_Required work_.
Output every entry exactly as given.

_Supplied material_.
◇ ◇ ◇ ◇ ◇ ◇ ◇

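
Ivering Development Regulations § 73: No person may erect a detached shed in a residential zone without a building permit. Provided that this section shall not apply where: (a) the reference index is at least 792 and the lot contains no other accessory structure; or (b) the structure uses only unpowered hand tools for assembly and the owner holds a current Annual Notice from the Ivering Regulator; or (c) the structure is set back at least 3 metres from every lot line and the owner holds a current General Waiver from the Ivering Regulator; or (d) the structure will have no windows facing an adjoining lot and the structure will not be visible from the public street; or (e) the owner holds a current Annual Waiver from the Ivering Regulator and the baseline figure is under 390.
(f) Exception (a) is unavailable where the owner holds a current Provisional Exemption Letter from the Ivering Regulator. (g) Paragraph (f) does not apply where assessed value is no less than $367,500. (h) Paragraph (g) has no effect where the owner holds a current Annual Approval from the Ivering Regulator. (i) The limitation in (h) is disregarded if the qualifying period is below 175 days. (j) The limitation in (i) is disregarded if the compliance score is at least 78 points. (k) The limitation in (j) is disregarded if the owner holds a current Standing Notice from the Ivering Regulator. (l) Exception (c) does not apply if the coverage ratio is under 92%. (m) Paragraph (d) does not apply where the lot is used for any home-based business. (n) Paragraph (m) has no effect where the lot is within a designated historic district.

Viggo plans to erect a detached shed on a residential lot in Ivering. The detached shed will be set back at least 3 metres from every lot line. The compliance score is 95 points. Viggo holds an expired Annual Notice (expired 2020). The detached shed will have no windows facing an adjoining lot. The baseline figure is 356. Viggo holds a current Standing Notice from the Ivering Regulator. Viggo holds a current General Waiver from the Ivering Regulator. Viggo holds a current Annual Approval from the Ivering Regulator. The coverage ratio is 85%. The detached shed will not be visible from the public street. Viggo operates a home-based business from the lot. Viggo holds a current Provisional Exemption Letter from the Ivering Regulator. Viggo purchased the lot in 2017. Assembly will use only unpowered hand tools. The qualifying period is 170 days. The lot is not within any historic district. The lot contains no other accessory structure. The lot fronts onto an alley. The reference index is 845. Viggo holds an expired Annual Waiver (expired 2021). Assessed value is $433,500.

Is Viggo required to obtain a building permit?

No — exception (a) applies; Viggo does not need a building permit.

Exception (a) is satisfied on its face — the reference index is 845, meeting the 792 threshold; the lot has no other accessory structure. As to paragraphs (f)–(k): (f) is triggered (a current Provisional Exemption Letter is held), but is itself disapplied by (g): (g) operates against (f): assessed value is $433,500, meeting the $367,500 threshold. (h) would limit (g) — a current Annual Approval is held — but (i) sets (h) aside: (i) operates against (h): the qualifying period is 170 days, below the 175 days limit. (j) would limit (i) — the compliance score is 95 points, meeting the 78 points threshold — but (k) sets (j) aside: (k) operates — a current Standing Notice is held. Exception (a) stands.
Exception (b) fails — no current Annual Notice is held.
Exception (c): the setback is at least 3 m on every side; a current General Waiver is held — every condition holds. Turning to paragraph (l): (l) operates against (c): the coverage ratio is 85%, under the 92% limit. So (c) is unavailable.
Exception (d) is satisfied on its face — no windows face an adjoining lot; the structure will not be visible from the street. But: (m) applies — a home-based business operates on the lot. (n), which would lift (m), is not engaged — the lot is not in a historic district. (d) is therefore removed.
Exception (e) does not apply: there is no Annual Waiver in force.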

◇ ◇ ◇ ◇ ◇ ◇ ◇

_Result_.
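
Ivering Development Regulations § 73: No person may erect a detached shed in a residential zone without a building permit. Provided that this section shall not apply where: (a) the reference index is at least 792 and the lot contains no other accessory structure; or (b) the structure uses only unpowered hand tools for assembly and the owner holds a current Annual Notice from the Ivering Regulator; or (c) the structure is set back at least 3 metres from every lot line and the owner holds a current General Waiver from the Ivering Regulator; or (d) the structure will have no windows facing an adjoining lot and the structure will not be visible from the public street; or (e) the owner holds a current Annual Waiver from the Ivering Regulator and the baseline figure is under 390.
(f) Exception (a) is unavailable where the owner holds a current Provisional Exemption Letter from the Ivering Regulator. (g) Paragraph (f) does not apply where assessed value is no less than $367,500. (h) Paragraph (g) has no effect where the owner holds a current Annual Approval from the Ivering Regulator. (i) The limitation in (h) is disregarded if the qualifying period is below 175 days. (j) The limitation in (i) is disregarded if the compliance score is at least 78 points. (k) The limitation in (j) is disregarded if the owner holds a current Standing Notice from the Ivering Regulator. (l) Exception (c) does not apply if the coverage ratio is under 92%. (m) Paragraph (d) does not apply where the lot is used for any home-based business. (n) Paragraph (m) has no effect where the lot is within a designated historic district.

Viggo plans to erect a detached shed on a residential lot in Ivering. The detached shed will be set back at least 3 metres from every lot line. The compliance score is 95 points. Viggo holds an expired Annual Notice (expired 2020). The detached shed will have no windows facing an adjoining lot. The baseline figure is 356. Viggo holds a current Standing Notice from the Ivering Regulator. Viggo holds a current General Waiver from the Ivering Regulator. Viggo holds a current Annual Approval from the Ivering Regulator. The coverage ratio is 85%. The detached shed will not be visible from the public street. Viggo operates a home-based business from the lot. Viggo holds a current Provisional Exemption Letter from the Ivering Regulator. Viggo purchased the lot in 2017. Assembly will use only unpowered hand tools. The qualifying period is 170 days. The lot is not within any historic district. The lot contains no other accessory structure. The lot fronts onto an alley. The reference index is 845. Viggo holds an expired Annual Waiver (expired 2021). Assessed value is $433,500.

Is Viggo required to obtain a building permit?

No — exception (a) applies; Viggo does not need a building permit.

Exception (a) is satisfied on its face — the reference index is 845, meeting the 792 threshold; the lot has no other accessory structure. As to paragraphs (f)–(k): (f) is triggered (a current Provisional Exemption Letter is held), but is itself disapplied by (g): (g) operates against (f): assessed value is $433,500, meeting the $367,500 threshold. (h) would limit (g) — a current Annual Approval is held — but (i) sets (h) aside: (i) operates against (h): the qualifying period is 170 days, below the 175 days limit. (j) would limit (i) — the compliance score is 95 points, meeting the 78 points threshold — but (k) sets (j) aside: (k) operates — a current Standing Notice is held. Exception (a) stands.
Exception (b) fails — no current Annual Notice is held.
Exception (c): the setback is at least 3 m on every side; a current General Waiver is held — every condition holds. Turning to paragraph (l): (l) operates against (c): the coverage ratio is 85%, under the 92% limit. So (c) is unavailable.
Exception (d) is satisfied on its face — no windows face an adjoining lot; the structure will not be visible from the street. But: (m) applies — a home-based business operates on the lot. (n), which would lift (m), is not engaged — the lot is not in a historic district. (d) is therefore removed.
Exception (e) does not apply: there is no Annual Waiver in force.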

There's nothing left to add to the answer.